■ EXERCISE ■
Pull every line that includes the word "What" from the data.

*** MATERIAL PROVIDED Section Begins ***

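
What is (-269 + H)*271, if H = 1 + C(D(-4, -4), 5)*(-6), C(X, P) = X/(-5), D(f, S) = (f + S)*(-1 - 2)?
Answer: -324116/5 ≈ -64823.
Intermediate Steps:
D(f, S) = -3*S - 3*f (D(f, S) = (S + f)*(-3) = -3*S - 3*f)
C(X, P) = -X/5 (C(X, P) = X*(-⅕) = -X/5)
H = 149/5 (H = 1 - (-3*(-4) - 3*(-4))/5*(-6) = 1 - (12 + 12)/5*(-6) = 1 - ⅕*24*(-6) = 1 - 24/5*(-6) = 1 + 144/5 = 149/5 ≈ 29.800)
(-269 + H)*271 = (-269 + 149/5)*271 = -1196/5*271 = -324116/5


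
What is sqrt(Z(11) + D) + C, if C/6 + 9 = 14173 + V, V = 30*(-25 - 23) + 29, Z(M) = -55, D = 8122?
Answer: 76518 + sqrt(8067) ≈ 76608.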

*** MATERIAL PROVIDED Section Ends ***

■ ANSWER BOX ■
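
What is (-269 + H)*271, if H = 1 + C(D(-4, -4), 5)*(-6), C(X, P) = X/(-5), D(f, S) = (f + S)*(-1 - 2)?
What is sqrt(Z(11) + D) + C, if C/6 + 9 = 14173 + V, V = 30*(-25 - 23) + 29, Z(M) = -55, D = 8122?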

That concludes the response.